----- Provided entries -----

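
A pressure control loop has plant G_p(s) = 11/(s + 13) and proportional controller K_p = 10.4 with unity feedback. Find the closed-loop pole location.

s = -127.4

Closed-loop transfer function: T(s) = K_p·G_p(s)/(1 + K_p·G_p(s)) = 114.4/(s + 13 + 114.4) = 114.4/(s + 127.4).
The closed-loop pole is at s = −127.4.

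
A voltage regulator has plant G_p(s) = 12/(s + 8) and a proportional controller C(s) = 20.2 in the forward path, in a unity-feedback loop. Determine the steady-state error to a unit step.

0.0319

The loop is type 0. Static position error constant K_pos = C(0)·G_p(0) = 20.2·1.5 = 30.3.
Steady-state error to a unit step: e_ss = 1/(1+K_pos) = 1/31.3 = 0.0319.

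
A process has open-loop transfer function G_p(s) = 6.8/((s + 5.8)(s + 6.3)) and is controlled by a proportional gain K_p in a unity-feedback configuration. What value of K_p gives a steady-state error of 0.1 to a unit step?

Steady-state error for a unit step on this type-0 loop is 1/(1 + K_p·G_p(0)).
G_p(0) = 0.1861. Require 1/(1 + K_p·0.1861) = 0.1, so 1 + 0.1861·K_p = 10.
K_p = (10 − 1)/0.1861 = 48.4.

K_p = 48.4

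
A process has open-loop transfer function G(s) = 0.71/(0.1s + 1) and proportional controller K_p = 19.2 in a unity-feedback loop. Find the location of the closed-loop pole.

s = -146.3

Closed loop: T(s) = K_p·G/(1+K_p·G) = 13.63/(0.1s + 1 + 13.63), with pole at s = −(1 + 13.63)/0.1 = −146.3.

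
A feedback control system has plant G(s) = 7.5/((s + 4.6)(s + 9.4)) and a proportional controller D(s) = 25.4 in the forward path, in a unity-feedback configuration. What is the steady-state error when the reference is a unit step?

The loop is type 0. Static position error constant K_pos = D(0)·G(0) = 25.4·0.1735 = 4.406.
Steady-state error to a unit step: e_ss = 1/(1+K_pos) = 1/5.406 = 0.185.

0.185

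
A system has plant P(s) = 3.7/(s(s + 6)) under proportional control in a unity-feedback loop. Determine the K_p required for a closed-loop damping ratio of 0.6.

K_p = 6.76

Closed-loop characteristic equation: s² + 6s + K_p·3.7 = 0.
So ω_n = √(3.7K_p) and 2ζω_n = 6, giving ζ = 6/(2√(3.7K_p)).
Setting ζ = 0.6: √(3.7K_p) = 6/(2·0.6) = 5, so K_p = 25/3.7 = 6.76.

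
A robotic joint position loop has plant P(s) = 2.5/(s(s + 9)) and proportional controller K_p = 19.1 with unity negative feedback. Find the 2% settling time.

T_s ≈ 0.889 s

The closed-loop denominator s² + 9s + 47.75 gives ω_n = √47.75 = 6.91 and ζ = 9/(2ω_n) = 0.6512.
2% settling time T_s ≈ 4/(ζω_n) = 4/4.5 = 0.889 s.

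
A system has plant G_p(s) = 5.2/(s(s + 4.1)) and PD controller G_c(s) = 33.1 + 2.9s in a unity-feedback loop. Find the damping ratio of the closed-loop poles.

ζ = 0.731

Forward path: (33.1 + 2.9s)·5.2/(s(s+4.1)). The closed-loop characteristic equation is s² + (4.1 + 5.2·2.9)s + 5.2·33.1 = 0.
That is s² + 19.18s + 172.1 = 0, so ω_n = 13.12 rad/s and ζ = 19.18/(2·13.12) = 0.731.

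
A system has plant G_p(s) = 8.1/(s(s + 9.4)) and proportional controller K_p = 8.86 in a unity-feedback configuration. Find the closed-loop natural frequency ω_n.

ω_n = 8.47 rad/s

With unity feedback the closed-loop characteristic equation is s² + 9.4s + 8.86·8.1 = s² + 9.4s + 71.77 = 0.
So ω_n² = 71.77 ⇒ ω_n = 8.471 rad/s, and ζ = 9.4/(2ω_n) = 0.555.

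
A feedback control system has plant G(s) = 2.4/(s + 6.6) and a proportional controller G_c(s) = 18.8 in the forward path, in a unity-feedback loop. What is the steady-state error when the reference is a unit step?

The loop is type 0. Static position error constant K_pos = G_c(0)·G(0) = 18.8·0.3636 = 6.836.
Steady-state error to a unit step: e_ss = 1/(1+K_pos) = 1/7.836 = 0.128.

0.128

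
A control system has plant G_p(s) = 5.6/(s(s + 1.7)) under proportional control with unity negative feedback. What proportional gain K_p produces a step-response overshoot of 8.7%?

K_p = 0.343

From %OS = 100·exp(−πζ/√(1−ζ²)) = 8.7%, ζ = −ln(0.087)/√(π²+ln²(0.087)) = 0.6137.
Characteristic equation s² + 1.7s + 5.6K_p = 0 gives ζ = 1.7/(2√(5.6K_p)).
Setting ζ = 0.6137: √(5.6K_p) = 1.7/(2·0.6137) = 1.385, so K_p = 1.918/5.6 = 0.343.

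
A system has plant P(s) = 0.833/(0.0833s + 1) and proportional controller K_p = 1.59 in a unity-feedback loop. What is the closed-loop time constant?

Closed loop: T(s) = K_p·P/(1+K_p·P) = 1.324/(0.0833s + 1 + 1.324), with pole at s = −(1 + 1.324)/0.0833 = −27.9.
Closed-loop time constant τ = 1/27.9 = 0.0358 s.

τ = 0.0358 s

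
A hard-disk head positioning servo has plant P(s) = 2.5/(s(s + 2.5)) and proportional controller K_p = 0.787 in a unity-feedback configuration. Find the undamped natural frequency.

ω_n = 1.4 rad/s

The closed-loop denominator is s(s+2.5) + 0.787·2.5 = s² + 2.5s + 1.968.
So ω_n² = 1.968 ⇒ ω_n = 1.403 rad/s, and ζ = 2.5/(2ω_n) = 0.891.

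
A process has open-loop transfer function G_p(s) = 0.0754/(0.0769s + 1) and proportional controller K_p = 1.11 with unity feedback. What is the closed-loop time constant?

Closed loop: T(s) = K_p·G_p/(1+K_p·G_p) = 0.08369/(0.0769s + 1 + 0.08369), with pole at s = −(1 + 0.08369)/0.0769 = −14.09.
Closed-loop time constant τ = 1/14.09 = 0.071 s.

τ = 0.071 s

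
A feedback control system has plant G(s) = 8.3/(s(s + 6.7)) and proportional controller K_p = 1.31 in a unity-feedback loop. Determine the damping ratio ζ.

ζ = 1.02

1 + K_p·G(s) = 0 gives s² + 6.7s + 10.87 = 0.
So ω_n² = 10.87 ⇒ ω_n = 3.297 rad/s, and ζ = 6.7/(2ω_n) = 1.02.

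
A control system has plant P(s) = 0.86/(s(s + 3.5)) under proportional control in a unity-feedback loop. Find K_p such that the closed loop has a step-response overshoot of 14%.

From %OS = 100·exp(−πζ/√(1−ζ²)) = 14%, ζ = −ln(0.14)/√(π²+ln²(0.14)) = 0.5305.
Characteristic equation s² + 3.5s + 0.86K_p = 0 gives ζ = 3.5/(2√(0.86K_p)).
Setting ζ = 0.5305: √(0.86K_p) = 3.5/(2·0.5305) = 3.299, so K_p = 10.88/0.86 = 12.7.

K_p = 12.7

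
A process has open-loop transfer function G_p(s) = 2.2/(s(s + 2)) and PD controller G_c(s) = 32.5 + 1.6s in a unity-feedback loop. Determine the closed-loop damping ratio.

ζ = 0.326

Forward path: (32.5 + 1.6s)·2.2/(s(s+2)). The closed-loop characteristic equation is s² + (2 + 2.2·1.6)s + 2.2·32.5 = 0.
That is s² + 5.52s + 71.5 = 0, so ω_n = 8.456 rad/s and ζ = 5.52/(2·8.456) = 0.3264.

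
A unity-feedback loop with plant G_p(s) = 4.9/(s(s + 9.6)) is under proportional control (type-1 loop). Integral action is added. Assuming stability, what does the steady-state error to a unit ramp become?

0

The integrator raises the loop to type 2, so K_v → ∞ and e_ss to a ramp is zero.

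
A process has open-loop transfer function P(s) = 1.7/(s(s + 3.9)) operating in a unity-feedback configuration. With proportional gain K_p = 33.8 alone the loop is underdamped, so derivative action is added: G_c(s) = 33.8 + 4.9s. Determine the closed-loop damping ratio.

ζ = 0.807

Forward path: (33.8 + 4.9s)·1.7/(s(s+3.9)). The closed-loop characteristic equation is s² + (3.9 + 1.7·4.9)s + 1.7·33.8 = 0.
That is s² + 12.23s + 57.46 = 0, so ω_n = 7.58 rad/s and ζ = 12.23/(2·7.58) = 0.8067.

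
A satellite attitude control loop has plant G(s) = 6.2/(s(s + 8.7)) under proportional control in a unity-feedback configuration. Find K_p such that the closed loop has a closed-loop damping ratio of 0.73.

Closed-loop characteristic equation: s² + 8.7s + K_p·6.2 = 0.
So ω_n = √(6.2K_p) and 2ζω_n = 8.7, giving ζ = 8.7/(2√(6.2K_p)).
Setting ζ = 0.73: √(6.2K_p) = 8.7/(2·0.73) = 5.959, so K_p = 35.51/6.2 = 5.73.

K_p = 5.73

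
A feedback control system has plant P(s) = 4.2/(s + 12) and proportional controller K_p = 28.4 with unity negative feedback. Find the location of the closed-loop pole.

s = -131.3

Closed-loop transfer function: T(s) = K_p·P(s)/(1 + K_p·P(s)) = 119.3/(s + 12 + 119.3) = 119.3/(s + 131.3).
The closed-loop pole is at s = −131.3.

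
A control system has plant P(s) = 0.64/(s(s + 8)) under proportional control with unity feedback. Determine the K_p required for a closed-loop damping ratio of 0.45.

Closed-loop characteristic equation: s² + 8s + K_p·0.64 = 0.
So ω_n = √(0.64K_p) and 2ζω_n = 8, giving ζ = 8/(2√(0.64K_p)).
Setting ζ = 0.45: √(0.64K_p) = 8/(2·0.45) = 8.889, so K_p = 79.01/0.64 = 123.

K_p = 123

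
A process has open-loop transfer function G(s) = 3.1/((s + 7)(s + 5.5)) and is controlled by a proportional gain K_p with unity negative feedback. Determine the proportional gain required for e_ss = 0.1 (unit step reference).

K_p = 112

The loop is type 0, so e_ss(step) = 1/(1 + K_pos) with K_pos = K_p·G(0).
G(0) = 0.08052. Require 1/(1 + K_p·0.08052) = 0.1, so 1 + 0.08052·K_p = 10.
K_p = (10 − 1)/0.08052 = 112.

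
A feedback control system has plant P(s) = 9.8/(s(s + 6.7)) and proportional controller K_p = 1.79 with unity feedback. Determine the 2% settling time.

Closed-loop characteristic equation: s² + 6.7s + 17.54 = 0, so ω_n = 4.188 rad/s and ζ = 6.7/(2·4.188) = 0.7998.
2% settling time T_s ≈ 4/(ζω_n) = 4/3.35 = 1.19 s.

T_s ≈ 1.19 s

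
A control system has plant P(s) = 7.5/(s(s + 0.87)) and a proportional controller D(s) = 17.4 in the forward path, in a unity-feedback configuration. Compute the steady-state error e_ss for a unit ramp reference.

0.00667

The loop has one pole at the origin (type 1). Velocity error constant K_v = lim_{s→0} s·D(s)P(s) = 17.4·7.5/0.87 = 150.
Steady-state error to a unit ramp: e_ss = 1/K_v = 0.00667.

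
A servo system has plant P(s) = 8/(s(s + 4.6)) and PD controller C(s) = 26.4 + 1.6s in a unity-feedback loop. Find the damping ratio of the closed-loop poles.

ζ = 0.599

Forward path: (26.4 + 1.6s)·8/(s(s+4.6)). The closed-loop characteristic equation is s² + (4.6 + 8·1.6)s + 8·26.4 = 0.
That is s² + 17.4s + 211.2 = 0, so ω_n = 14.53 rad/s and ζ = 17.4/(2·14.53) = 0.5986.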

-----

_Problem statement_.
Everything before the line containing "A servo system" stays out. Write out that line and the rest of the entries exactly.

_Output for this task_.
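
A servo system has plant P(s) = 8/(s(s + 4.6)) and PD controller C(s) = 26.4 + 1.6s in a unity-feedback loop. Find the damping ratio of the closed-loop poles.

ζ = 0.599

Forward path: (26.4 + 1.6s)·8/(s(s+4.6)). The closed-loop characteristic equation is s² + (4.6 + 8·1.6)s + 8·26.4 = 0.
That is s² + 17.4s + 211.2 = 0, so ω_n = 14.53 rad/s and ζ = 17.4/(2·14.53) = 0.5986.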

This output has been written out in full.